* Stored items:

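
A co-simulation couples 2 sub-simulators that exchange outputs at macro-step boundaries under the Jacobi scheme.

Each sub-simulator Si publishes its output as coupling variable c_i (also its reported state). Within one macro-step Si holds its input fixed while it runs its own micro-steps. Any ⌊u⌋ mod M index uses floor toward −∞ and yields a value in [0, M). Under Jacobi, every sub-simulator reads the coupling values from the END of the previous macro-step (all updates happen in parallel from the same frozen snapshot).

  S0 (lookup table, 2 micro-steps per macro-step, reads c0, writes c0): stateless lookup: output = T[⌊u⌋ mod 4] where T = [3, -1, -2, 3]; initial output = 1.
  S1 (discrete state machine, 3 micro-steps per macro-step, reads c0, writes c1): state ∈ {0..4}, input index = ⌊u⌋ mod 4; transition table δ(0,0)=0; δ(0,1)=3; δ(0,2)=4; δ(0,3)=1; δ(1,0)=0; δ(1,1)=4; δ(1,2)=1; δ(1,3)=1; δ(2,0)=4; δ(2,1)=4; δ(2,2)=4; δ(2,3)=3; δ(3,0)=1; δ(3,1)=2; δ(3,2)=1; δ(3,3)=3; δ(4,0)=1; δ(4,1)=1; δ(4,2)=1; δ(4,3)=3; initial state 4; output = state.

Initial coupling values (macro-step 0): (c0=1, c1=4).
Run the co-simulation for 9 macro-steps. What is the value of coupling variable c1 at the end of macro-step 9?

c1 at macro-step 9 = 1

macro 1: S0 reads c0=1 → after 2×micro: -1; S1 reads c0=1 → after 3×micro: 1 ⇒ (c0=-1, c1=1)
macro 2: S0 reads c0=-1 → after 2×micro: 3; S1 reads c0=-1 → after 3×micro: 1 ⇒ (c0=3, c1=1)
macro 3: S0 reads c0=3 → after 2×micro: 3; S1 reads c0=3 → after 3×micro: 1 ⇒ (c0=3, c1=1)
macro 4: S0 reads c0=3 → after 2×micro: 3; S1 reads c0=3 → after 3×micro: 1 ⇒ (c0=3, c1=1)
macro 5: S0 reads c0=3 → after 2×micro: 3; S1 reads c0=3 → after 3×micro: 1 ⇒ (c0=3, c1=1)
macro 6: S0 reads c0=3 → after 2×micro: 3; S1 reads c0=3 → after 3×micro: 1 ⇒ (c0=3, c1=1)
macro 7: S0 reads c0=3 → after 2×micro: 3; S1 reads c0=3 → after 3×micro: 1 ⇒ (c0=3, c1=1)
macro 8: S0 reads c0=3 → after 2×micro: 3; S1 reads c0=3 → after 3×micro: 1 ⇒ (c0=3, c1=1)
macro 9: S0 reads c0=3 → after 2×micro: 3; S1 reads c0=3 → after 3×micro: 1 ⇒ (c0=3, c1=1)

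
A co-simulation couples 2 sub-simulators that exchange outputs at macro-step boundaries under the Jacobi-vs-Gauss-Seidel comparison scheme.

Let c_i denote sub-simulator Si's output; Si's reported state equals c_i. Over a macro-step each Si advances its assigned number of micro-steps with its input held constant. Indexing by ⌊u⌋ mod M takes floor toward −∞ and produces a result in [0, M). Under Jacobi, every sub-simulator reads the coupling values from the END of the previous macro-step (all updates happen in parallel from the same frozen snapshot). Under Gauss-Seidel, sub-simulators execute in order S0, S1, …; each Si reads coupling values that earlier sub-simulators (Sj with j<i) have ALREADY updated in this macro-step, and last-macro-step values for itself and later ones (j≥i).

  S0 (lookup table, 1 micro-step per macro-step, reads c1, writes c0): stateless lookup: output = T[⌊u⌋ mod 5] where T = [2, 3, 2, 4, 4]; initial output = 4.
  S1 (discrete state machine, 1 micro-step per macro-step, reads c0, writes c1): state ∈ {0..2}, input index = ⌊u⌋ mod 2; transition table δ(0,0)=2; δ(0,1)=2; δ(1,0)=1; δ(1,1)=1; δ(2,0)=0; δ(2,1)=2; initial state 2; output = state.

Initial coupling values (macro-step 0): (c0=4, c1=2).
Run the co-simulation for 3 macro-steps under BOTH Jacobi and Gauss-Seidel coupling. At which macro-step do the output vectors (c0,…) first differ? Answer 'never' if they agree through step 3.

[Jacobi] macro 1: S0 reads c1=2 → after 1×micro: 2; S1 reads c0=4 → after 1×micro: 0 ⇒ (c0=2, c1=0)
[Jacobi] macro 2: S0 reads c1=0 → after 1×micro: 2; S1 reads c0=2 → after 1×micro: 2 ⇒ (c0=2, c1=2)
[Jacobi] macro 3: S0 reads c1=2 → after 1×micro: 2; S1 reads c0=2 → after 1×micro: 0 ⇒ (c0=2, c1=0)
[Gauss-Seidel] macro 1: S0 reads c1=2 → after 1×micro: 2; S1 reads c0=2 → after 1×micro: 0 ⇒ (c0=2, c1=0)
[Gauss-Seidel] macro 2: S0 reads c1=0 → after 1×micro: 2; S1 reads c0=2 → after 1×micro: 2 ⇒ (c0=2, c1=2)
[Gauss-Seidel] macro 3: S0 reads c1=2 → after 1×micro: 2; S1 reads c0=2 → after 1×micro: 0 ⇒ (c0=2, c1=0)

first divergence at macro-step: never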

* TASK DESCRIPTION: Look above for every line with the word "scheme" and copy it.

* RESPONSE FOR THIS EXERCISE:
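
A co-simulation couples 2 sub-simulators that exchange outputs at macro-step boundaries under the Jacobi scheme.
A co-simulation couples 2 sub-simulators that exchange outputs at macro-step boundaries under the Jacobi-vs-Gauss-Seidel comparison scheme.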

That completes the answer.